• Stored items from a collection:
+-------+
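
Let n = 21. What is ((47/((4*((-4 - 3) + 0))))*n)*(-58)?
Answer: 4089/2 ≈ 2044.5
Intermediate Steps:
((47/((4*((-4 - 3) + 0))))*n)*(-58) = ((47/((4*((-4 - 3) + 0))))*21)*(-58) = ((47/((4*(-7 + 0))))*21)*(-58) = ((47/((4*(-7))))*21)*(-58) = ((47/(-28))*21)*(-58) = ((47*(-1/28))*21)*(-58) = -47/28*21*(-58) = -141/4*(-58) = 4089/2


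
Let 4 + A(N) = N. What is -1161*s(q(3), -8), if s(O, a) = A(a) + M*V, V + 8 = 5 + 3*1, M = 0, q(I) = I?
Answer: 13932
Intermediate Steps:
A(N) = -4 + N
V = 0 (V = -8 + (5 + 3*1) = -8 + (5 + 3) = -8 + 8 = 0)
s(O, a) = -4 + a (s(O, a) = (-4 + a) + 0*0 = (-4 + a) + 0 = -4 + a)
-1161*s(q(3), -8) = -1161*(-4 - 8) = -1161*(-12) = 13932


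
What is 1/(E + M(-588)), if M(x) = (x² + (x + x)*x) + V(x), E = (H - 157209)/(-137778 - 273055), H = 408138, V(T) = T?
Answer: 410833/425887313523 ≈ 9.6465e-7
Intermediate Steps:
E = -250929/410833 (E = (408138 - 157209)/(-137778 - 273055) = 250929/(-410833) = 250929*(-1/410833) = -250929/410833 ≈ -0.61078)
M(x) = x + 3*x² (M(x) = (x² + (x + x)*x) + x = (x² + (2*x)*x) + x = (x² + 2*x²) + x = 3*x² + x = x + 3*x²)
1/(E + M(-588)) = 1/(-250929/410833 - 588*(1 + 3*(-588))) = 1/(-250929/410833 - 588*(1 - 1764)) = 1/(-250929/410833 - 588*(-1763)) = 1/(-250929/410833 + 1036644) = 1/(425887313523/410833) = 410833/425887313523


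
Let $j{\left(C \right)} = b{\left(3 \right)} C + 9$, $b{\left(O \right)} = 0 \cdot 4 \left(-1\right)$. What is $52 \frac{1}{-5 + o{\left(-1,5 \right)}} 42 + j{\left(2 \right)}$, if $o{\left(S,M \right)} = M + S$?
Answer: $-2175$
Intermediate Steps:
$b{\left(O \right)} = 0$ ($b{\left(O \right)} = 0 \left(-1\right) = 0$)
$j{\left(C \right)} = 9$ ($j{\left(C \right)} = 0 C + 9 = 0 + 9 = 9$)
$52 \frac{1}{-5 + o{\left(-1,5 \right)}} 42 + j{\left(2 \right)} = 52 \frac{1}{-5 + \left(5 - 1\right)} 42 + 9 = 52 \frac{1}{-5 + 4} \cdot 42 + 9 = 52 \frac{1}{-1} \cdot 42 + 9 = 52 \left(\left(-1\right) 42\right) + 9 = 52 \left(-42\right) + 9 = -2184 + 9 = -2175$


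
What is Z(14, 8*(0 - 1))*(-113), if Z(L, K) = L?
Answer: -1582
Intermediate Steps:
Z(14, 8*(0 - 1))*(-113) = 14*(-113) = -1582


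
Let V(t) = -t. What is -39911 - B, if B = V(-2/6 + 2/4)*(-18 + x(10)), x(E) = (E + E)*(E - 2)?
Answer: -119662/3 ≈ -39887.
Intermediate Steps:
x(E) = 2*E*(-2 + E) (x(E) = (2*E)*(-2 + E) = 2*E*(-2 + E))
B = -71/3 (B = (-(-2/6 + 2/4))*(-18 + 2*10*(-2 + 10)) = (-(-2*1/6 + 2*(1/4)))*(-18 + 2*10*8) = (-(-1/3 + 1/2))*(-18 + 160) = -1*1/6*142 = -1/6*142 = -71/3 ≈ -23.667)
-39911 - B = -39911 - 1*(-71/3) = -39911 + 71/3 = -119662/3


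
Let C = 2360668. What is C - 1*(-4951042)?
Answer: 7311710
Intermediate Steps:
C - 1*(-4951042) = 2360668 - 1*(-4951042) = 2360668 + 4951042 = 7311710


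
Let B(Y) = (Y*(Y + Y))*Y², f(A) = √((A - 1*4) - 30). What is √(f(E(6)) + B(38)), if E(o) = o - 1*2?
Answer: √(4170272 + I*√30) ≈ 2042.1 + 0.e-3*I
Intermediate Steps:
E(o) = -2 + o (E(o) = o - 2 = -2 + o)
f(A) = √(-34 + A) (f(A) = √((A - 4) - 30) = √((-4 + A) - 30) = √(-34 + A))
B(Y) = 2*Y⁴ (B(Y) = (Y*(2*Y))*Y² = (2*Y²)*Y² = 2*Y⁴)
√(f(E(6)) + B(38)) = √(√(-34 + (-2 + 6)) + 2*38⁴) = √(√(-34 + 4) + 2*2085136) = √(√(-30) + 4170272) = √(I*√30 + 4170272) = √(4170272 + I*√30)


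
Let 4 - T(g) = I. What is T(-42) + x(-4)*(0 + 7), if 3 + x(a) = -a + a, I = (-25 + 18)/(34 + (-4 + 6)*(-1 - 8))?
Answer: -265/16 ≈ -16.563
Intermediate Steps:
I = -7/16 (I = -7/(34 + 2*(-9)) = -7/(34 - 18) = -7/16 ≈ -0.43750)
T(g) = 71/16 (T(g) = 4 - 1*(-7/16) = 4 + 7/16 = 71/16)
x(a) = -3 (x(a) = -3 + (-a + a) = -3 + 0 = -3)
T(-42) + x(-4)*(0 + 7) = 71/16 - 3*(0 + 7) = 71/16 - 3*7 = 71/16 - 21 = -265/16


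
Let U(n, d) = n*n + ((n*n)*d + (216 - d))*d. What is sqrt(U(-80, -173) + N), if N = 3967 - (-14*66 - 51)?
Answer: sqrt(191489645) ≈ 13838.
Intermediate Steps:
U(n, d) = n**2 + d*(216 - d + d*n**2) (U(n, d) = n**2 + (n**2*d + (216 - d))*d = n**2 + (d*n**2 + (216 - d))*d = n**2 + (216 - d + d*n**2)*d = n**2 + d*(216 - d + d*n**2))
N = 4942 (N = 3967 - (-924 - 51) = 3967 - 1*(-975) = 3967 + 975 = 4942)
sqrt(U(-80, -173) + N) = sqrt(((-80)**2 - 1*(-173)**2 + 216*(-173) + (-173)**2*(-80)**2) + 4942) = sqrt((6400 - 1*29929 - 37368 + 29929*6400) + 4942) = sqrt((6400 - 29929 - 37368 + 191545600) + 4942) = sqrt(191484703 + 4942) = sqrt(191489645)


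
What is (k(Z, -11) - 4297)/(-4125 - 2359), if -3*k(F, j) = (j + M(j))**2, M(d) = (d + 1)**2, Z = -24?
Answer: 5203/4863 ≈ 1.0699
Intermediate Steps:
M(d) = (1 + d)**2
k(F, j) = -(j + (1 + j)**2)**2/3
(k(Z, -11) - 4297)/(-4125 - 2359) = (-(-11 + (1 - 11)**2)**2/3 - 4297)/(-4125 - 2359) = (-(-11 + (-10)**2)**2/3 - 4297)/(-6484) = (-(-11 + 100)**2/3 - 4297)*(-1/6484) = (-1/3*89**2 - 4297)*(-1/6484) = (-1/3*7921 - 4297)*(-1/6484) = (-7921/3 - 4297)*(-1/6484) = -20812/3*(-1/6484) = 5203/4863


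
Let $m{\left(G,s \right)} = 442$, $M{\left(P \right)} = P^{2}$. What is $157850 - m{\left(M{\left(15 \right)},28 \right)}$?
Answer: $157408$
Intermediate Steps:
$157850 - m{\left(M{\left(15 \right)},28 \right)} = 157850 - 442 = 157408$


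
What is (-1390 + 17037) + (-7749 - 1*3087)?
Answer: 4811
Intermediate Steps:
(-1390 + 17037) + (-7749 - 1*3087) = 15647 + (-7749 - 3087) = 15647 - 10836 = 4811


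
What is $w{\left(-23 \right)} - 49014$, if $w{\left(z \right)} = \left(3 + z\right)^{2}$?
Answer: $-48614$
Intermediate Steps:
$w{\left(-23 \right)} - 49014 = \left(3 - 23\right)^{2} - 49014 = \left(-20\right)^{2} - 49014 = 400 - 49014 = -48614$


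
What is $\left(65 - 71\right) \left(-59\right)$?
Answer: $354$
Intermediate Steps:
$\left(65 - 71\right) \left(-59\right) = \left(-6\right) \left(-59\right) = 354$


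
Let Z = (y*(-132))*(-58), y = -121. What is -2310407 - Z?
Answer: -1384031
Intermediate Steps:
Z = -926376 (Z = -121*(-132)*(-58) = 15972*(-58) = -926376)
-2310407 - Z = -2310407 - 1*(-926376) = -2310407 + 926376 = -1384031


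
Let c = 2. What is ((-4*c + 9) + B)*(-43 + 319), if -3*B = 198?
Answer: -17940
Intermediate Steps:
B = -66 (B = -1/3*198 = -66)
((-4*c + 9) + B)*(-43 + 319) = ((-4*2 + 9) - 66)*(-43 + 319) = ((-8 + 9) - 66)*276 = (1 - 66)*276 = -65*276 = -17940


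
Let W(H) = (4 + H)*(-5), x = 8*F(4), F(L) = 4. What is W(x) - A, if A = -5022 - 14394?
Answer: 19236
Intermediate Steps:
A = -19416
x = 32 (x = 8*4 = 32)
W(H) = -20 - 5*H
W(x) - A = (-20 - 5*32) - 1*(-19416) = (-20 - 160) + 19416 = -180 + 19416 = 19236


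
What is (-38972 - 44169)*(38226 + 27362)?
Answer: -5453051908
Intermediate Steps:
(-38972 - 44169)*(38226 + 27362) = -83141*65588 = -5453051908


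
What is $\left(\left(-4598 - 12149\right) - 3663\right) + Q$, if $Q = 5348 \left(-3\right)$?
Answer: $-36454$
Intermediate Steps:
$Q = -16044$
$\left(\left(-4598 - 12149\right) - 3663\right) + Q = \left(\left(-4598 - 12149\right) - 3663\right) - 16044 = \left(-16747 - 3663\right) - 16044 = -20410 - 16044 = -36454$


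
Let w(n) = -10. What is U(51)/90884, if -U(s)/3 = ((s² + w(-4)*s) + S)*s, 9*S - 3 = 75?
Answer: -321249/90884 ≈ -3.5347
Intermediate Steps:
S = 26/3 (S = ⅓ + (⅑)*75 = ⅓ + 25/3 = 26/3 ≈ 8.6667)
U(s) = -3*s*(26/3 + s² - 10*s) (U(s) = -3*((s² - 10*s) + 26/3)*s = -3*(26/3 + s² - 10*s)*s = -3*s*(26/3 + s² - 10*s))
U(51)/90884 = (51*(-26 - 3*51² + 30*51))/90884 = (51*(-26 - 3*2601 + 1530))*(1/90884) = (51*(-26 - 7803 + 1530))*(1/90884) = (51*(-6299))*(1/90884) = -321249*1/90884 = -321249/90884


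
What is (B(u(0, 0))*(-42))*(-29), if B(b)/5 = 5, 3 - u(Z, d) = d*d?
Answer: 30450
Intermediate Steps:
u(Z, d) = 3 - d² (u(Z, d) = 3 - d*d = 3 - d²)
B(b) = 25 (B(b) = 5*5 = 25)
(B(u(0, 0))*(-42))*(-29) = (25*(-42))*(-29) = -1050*(-29) = 30450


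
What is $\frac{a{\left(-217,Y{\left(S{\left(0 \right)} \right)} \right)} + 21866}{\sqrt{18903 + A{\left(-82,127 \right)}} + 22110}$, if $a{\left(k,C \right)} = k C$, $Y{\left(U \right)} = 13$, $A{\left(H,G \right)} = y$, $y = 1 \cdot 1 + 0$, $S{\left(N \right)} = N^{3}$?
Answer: $\frac{210542475}{244416598} - \frac{19045 \sqrt{4726}}{244416598} \approx 0.85605$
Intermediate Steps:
$y = 1$ ($y = 1 + 0 = 1$)
$A{\left(H,G \right)} = 1$
$a{\left(k,C \right)} = C k$
$\frac{a{\left(-217,Y{\left(S{\left(0 \right)} \right)} \right)} + 21866}{\sqrt{18903 + A{\left(-82,127 \right)}} + 22110} = \frac{13 \left(-217\right) + 21866}{\sqrt{18903 + 1} + 22110} = \frac{-2821 + 21866}{\sqrt{18904} + 22110} = \frac{19045}{2 \sqrt{4726} + 22110} = \frac{19045}{22110 + 2 \sqrt{4726}}$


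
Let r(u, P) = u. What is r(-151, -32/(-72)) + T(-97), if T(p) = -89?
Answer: -240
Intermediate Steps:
r(-151, -32/(-72)) + T(-97) = -151 - 89 = -240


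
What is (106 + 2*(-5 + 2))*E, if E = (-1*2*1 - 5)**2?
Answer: 4900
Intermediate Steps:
E = 49 (E = (-2*1 - 5)**2 = (-2 - 5)**2 = (-7)**2 = 49)
(106 + 2*(-5 + 2))*E = (106 + 2*(-5 + 2))*49 = (106 + 2*(-3))*49 = (106 - 6)*49 = 100*49 = 4900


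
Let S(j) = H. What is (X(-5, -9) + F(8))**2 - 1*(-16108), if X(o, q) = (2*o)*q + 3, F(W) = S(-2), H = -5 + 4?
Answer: 24572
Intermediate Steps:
H = -1
S(j) = -1
F(W) = -1
X(o, q) = 3 + 2*o*q (X(o, q) = 2*o*q + 3 = 3 + 2*o*q)
(X(-5, -9) + F(8))**2 - 1*(-16108) = ((3 + 2*(-5)*(-9)) - 1)**2 - 1*(-16108) = ((3 + 90) - 1)**2 + 16108 = (93 - 1)**2 + 16108 = 92**2 + 16108 = 8464 + 16108 = 24572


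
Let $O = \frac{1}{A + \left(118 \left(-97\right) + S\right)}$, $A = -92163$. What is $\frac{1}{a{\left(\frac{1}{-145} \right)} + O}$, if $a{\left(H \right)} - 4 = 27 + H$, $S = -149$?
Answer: $\frac{15044910}{466288307} \approx 0.032265$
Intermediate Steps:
$a{\left(H \right)} = 31 + H$ ($a{\left(H \right)} = 4 + \left(27 + H\right) = 31 + H$)
$O = - \frac{1}{103758}$ ($O = \frac{1}{-92163 + \left(118 \left(-97\right) - 149\right)} = \frac{1}{-92163 - 11595} = \frac{1}{-103758} = - \frac{1}{103758} \approx -9.6378 \cdot 10^{-6}$)
$\frac{1}{a{\left(\frac{1}{-145} \right)} + O} = \frac{1}{\left(31 + \frac{1}{-145}\right) - \frac{1}{103758}} = \frac{1}{\left(31 - \frac{1}{145}\right) - \frac{1}{103758}} = \frac{1}{\frac{4494}{145} - \frac{1}{103758}} = \frac{1}{\frac{466288307}{15044910}} = \frac{15044910}{466288307}$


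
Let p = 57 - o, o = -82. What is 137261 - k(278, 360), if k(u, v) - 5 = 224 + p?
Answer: 136893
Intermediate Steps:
p = 139 (p = 57 - 1*(-82) = 57 + 82 = 139)
k(u, v) = 368 (k(u, v) = 5 + (224 + 139) = 5 + 363 = 368)
137261 - k(278, 360) = 137261 - 1*368 = 137261 - 368 = 136893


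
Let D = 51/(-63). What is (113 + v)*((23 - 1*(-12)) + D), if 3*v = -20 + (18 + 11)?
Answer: 83288/21 ≈ 3966.1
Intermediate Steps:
D = -17/21 (D = 51*(-1/63) = -17/21 ≈ -0.80952)
v = 3 (v = (-20 + (18 + 11))/3 = (-20 + 29)/3 = (⅓)*9 = 3)
(113 + v)*((23 - 1*(-12)) + D) = (113 + 3)*((23 - 1*(-12)) - 17/21) = 116*((23 + 12) - 17/21) = 116*(35 - 17/21) = 116*(718/21) = 83288/21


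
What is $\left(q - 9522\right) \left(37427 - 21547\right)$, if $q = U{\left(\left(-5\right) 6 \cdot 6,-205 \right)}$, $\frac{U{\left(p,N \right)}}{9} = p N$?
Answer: $5122538640$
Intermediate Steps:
$U{\left(p,N \right)} = 9 N p$ ($U{\left(p,N \right)} = 9 p N = 9 N p$)
$q = 332100$ ($q = 9 \left(-205\right) \left(-5\right) 6 \cdot 6 = 9 \left(-205\right) \left(\left(-30\right) 6\right) = 9 \left(-205\right) \left(-180\right) = 332100$)
$\left(q - 9522\right) \left(37427 - 21547\right) = \left(332100 - 9522\right) \left(37427 - 21547\right) = 322578 \cdot 15880 = 5122538640$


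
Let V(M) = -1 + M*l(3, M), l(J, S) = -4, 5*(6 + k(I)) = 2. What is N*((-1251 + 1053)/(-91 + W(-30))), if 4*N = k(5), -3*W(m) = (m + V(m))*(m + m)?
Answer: 462/2815 ≈ 0.16412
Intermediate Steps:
k(I) = -28/5 (k(I) = -6 + (⅕)*2 = -6 + ⅖ = -28/5)
V(M) = -1 - 4*M (V(M) = -1 + M*(-4) = -1 - 4*M)
W(m) = -2*m*(-1 - 3*m)/3 (W(m) = -(m + (-1 - 4*m))*(m + m)/3 = -(-1 - 3*m)*2*m/3 = -2*m*(-1 - 3*m)/3)
N = -7/5 (N = (¼)*(-28/5) = -7/5 ≈ -1.4000)
N*((-1251 + 1053)/(-91 + W(-30))) = -7*(-1251 + 1053)/(5*(-91 + (⅔)*(-30)*(1 + 3*(-30)))) = -(-1386)/(5*(-91 + (⅔)*(-30)*(1 - 90))) = -(-1386)/(5*(-91 + (⅔)*(-30)*(-89))) = -(-1386)/(5*(-91 + 1780)) = -(-1386)/(5*1689) = -7/5*(-66/563) = 462/2815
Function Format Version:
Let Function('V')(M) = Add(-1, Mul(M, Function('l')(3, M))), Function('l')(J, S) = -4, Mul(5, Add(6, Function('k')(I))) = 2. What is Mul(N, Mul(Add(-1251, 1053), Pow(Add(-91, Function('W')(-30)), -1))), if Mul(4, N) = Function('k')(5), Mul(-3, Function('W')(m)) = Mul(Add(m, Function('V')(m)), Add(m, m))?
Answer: Rational(462, 2815) ≈ 0.16412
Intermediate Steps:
Function('k')(I) = Rational(-28, 5) (Function('k')(I) = Add(-6, Mul(Rational(1, 5), 2)) = Add(-6, Rational(2, 5)) = Rational(-28, 5))
Function('V')(M) = Add(-1, Mul(-4, M)) (Function('V')(M) = Add(-1, Mul(M, -4)) = Add(-1, Mul(-4, M)))
Function('W')(m) = Mul(Rational(-2, 3), m, Add(-1, Mul(-3, m))) (Function('W')(m) = Mul(Rational(-1, 3), Mul(Add(m, Add(-1, Mul(-4, m))), Add(m, m))) = Mul(Rational(-1, 3), Mul(Add(-1, Mul(-3, m)), Mul(2, m))) = Mul(Rational(-1, 3), Mul(2, m, Add(-1, Mul(-3, m)))) = Mul(Rational(-2, 3), m, Add(-1, Mul(-3, m))))
N = Rational(-7, 5) (N = Mul(Rational(1, 4), Rational(-28, 5)) = Rational(-7, 5) ≈ -1.4000)
Mul(N, Mul(Add(-1251, 1053), Pow(Add(-91, Function('W')(-30)), -1))) = Mul(Rational(-7, 5), Mul(Add(-1251, 1053), Pow(Add(-91, Mul(Rational(2, 3), -30, Add(1, Mul(3, -30)))), -1))) = Mul(Rational(-7, 5), Mul(-198, Pow(Add(-91, Mul(Rational(2, 3), -30, Add(1, -90))), -1))) = Mul(Rational(-7, 5), Mul(-198, Pow(Add(-91, Mul(Rational(2, 3), -30, -89)), -1))) = Mul(Rational(-7, 5), Mul(-198, Pow(Add(-91, 1780), -1))) = Mul(Rational(-7, 5), Mul(-198, Pow(1689, -1))) = Mul(Rational(-7, 5), Mul(-198, Rational(1, 1689))) = Mul(Rational(-7, 5), Rational(-66, 563)) = Rational(462, 2815)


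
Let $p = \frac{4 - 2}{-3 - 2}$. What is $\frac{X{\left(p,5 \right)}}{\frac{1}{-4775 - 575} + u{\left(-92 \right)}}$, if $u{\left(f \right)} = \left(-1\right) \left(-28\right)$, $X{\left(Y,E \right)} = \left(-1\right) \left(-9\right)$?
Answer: $\frac{16050}{49933} \approx 0.32143$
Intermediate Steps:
$p = - \frac{2}{5}$ ($p = \frac{2}{-5} = 2 \left(- \frac{1}{5}\right) = - \frac{2}{5} \approx -0.4$)
$X{\left(Y,E \right)} = 9$
$u{\left(f \right)} = 28$
$\frac{X{\left(p,5 \right)}}{\frac{1}{-4775 - 575} + u{\left(-92 \right)}} = \frac{1}{\frac{1}{-4775 - 575} + 28} \cdot 9 = \frac{1}{\frac{1}{-5350} + 28} \cdot 9 = \frac{1}{- \frac{1}{5350} + 28} \cdot 9 = \frac{1}{\frac{149799}{5350}} \cdot 9 = \frac{5350}{149799} \cdot 9 = \frac{16050}{49933}$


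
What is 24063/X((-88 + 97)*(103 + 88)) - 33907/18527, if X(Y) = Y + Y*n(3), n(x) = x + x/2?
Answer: 437143/611391 ≈ 0.71500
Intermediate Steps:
n(x) = 3*x/2 (n(x) = x + x*(½) = x + x/2 = 3*x/2)
X(Y) = 11*Y/2 (X(Y) = Y + Y*((3/2)*3) = Y + Y*(9/2) = Y + 9*Y/2 = 11*Y/2)
24063/X((-88 + 97)*(103 + 88)) - 33907/18527 = 24063/((11*((-88 + 97)*(103 + 88))/2)) - 33907/18527 = 24063/((11*(9*191)/2)) - 33907*1/18527 = 24063/(((11/2)*1719)) - 33907/18527 = 24063/(18909/2) - 33907/18527 = 24063*(2/18909) - 33907/18527 = 16042/6303 - 33907/18527 = 437143/611391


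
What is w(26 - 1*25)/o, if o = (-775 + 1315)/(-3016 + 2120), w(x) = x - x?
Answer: 0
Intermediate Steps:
w(x) = 0
o = -135/224 (o = 540/(-896) = 540*(-1/896) = -135/224 ≈ -0.60268)
w(26 - 1*25)/o = 0/(-135/224) = 0*(-224/135) = 0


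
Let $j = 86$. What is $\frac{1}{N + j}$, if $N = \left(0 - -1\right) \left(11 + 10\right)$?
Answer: $\frac{1}{107} \approx 0.0093458$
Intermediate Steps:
$N = 21$ ($N = \left(0 + 1\right) 21 = 1 \cdot 21 = 21$)
$\frac{1}{N + j} = \frac{1}{21 + 86} = \frac{1}{107}$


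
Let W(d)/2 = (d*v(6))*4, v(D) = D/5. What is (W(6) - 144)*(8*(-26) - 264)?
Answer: 203904/5 ≈ 40781.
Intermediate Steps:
v(D) = D/5 (v(D) = D*(⅕) = D/5)
W(d) = 48*d/5 (W(d) = 2*((d*((⅕)*6))*4) = 2*((d*(6/5))*4) = 2*((6*d/5)*4) = 2*(24*d/5) = 48*d/5)
(W(6) - 144)*(8*(-26) - 264) = ((48/5)*6 - 144)*(8*(-26) - 264) = (288/5 - 144)*(-208 - 264) = -432/5*(-472) = 203904/5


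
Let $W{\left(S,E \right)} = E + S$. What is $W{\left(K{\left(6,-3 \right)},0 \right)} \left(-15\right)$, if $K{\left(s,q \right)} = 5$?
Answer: $-75$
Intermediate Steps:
$W{\left(K{\left(6,-3 \right)},0 \right)} \left(-15\right) = \left(0 + 5\right) \left(-15\right) = 5 \left(-15\right) = -75$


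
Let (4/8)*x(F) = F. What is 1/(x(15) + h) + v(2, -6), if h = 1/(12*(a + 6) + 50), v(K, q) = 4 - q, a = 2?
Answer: 43956/4381 ≈ 10.033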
+-------+
• REQUIRED ACTION: Could you restate word for word the lines above, from the one that contains "Answer: -1582" through the one that contains "Answer: √(4170272 + I*√30) ≈ 2042.1 + 0.e-3*I", and no others?

• RESPONSE AREA:
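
Answer: -1582
Intermediate Steps:
Z(14, 8*(0 - 1))*(-113) = 14*(-113) = -1582


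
Let V(t) = -t. What is -39911 - B, if B = V(-2/6 + 2/4)*(-18 + x(10)), x(E) = (E + E)*(E - 2)?
Answer: -119662/3 ≈ -39887.
Intermediate Steps:
x(E) = 2*E*(-2 + E) (x(E) = (2*E)*(-2 + E) = 2*E*(-2 + E))
B = -71/3 (B = (-(-2/6 + 2/4))*(-18 + 2*10*(-2 + 10)) = (-(-2*1/6 + 2*(1/4)))*(-18 + 2*10*8) = (-(-1/3 + 1/2))*(-18 + 160) = -1*1/6*142 = -1/6*142 = -71/3 ≈ -23.667)
-39911 - B = -39911 - 1*(-71/3) = -39911 + 71/3 = -119662/3


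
Let C = 2360668. What is C - 1*(-4951042)?
Answer: 7311710
Intermediate Steps:
C - 1*(-4951042) = 2360668 - 1*(-4951042) = 2360668 + 4951042 = 7311710


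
Let B(Y) = (Y*(Y + Y))*Y², f(A) = √((A - 1*4) - 30). What is √(f(E(6)) + B(38)), if E(o) = o - 1*2?
Answer: √(4170272 + I*√30) ≈ 2042.1 + 0.e-3*I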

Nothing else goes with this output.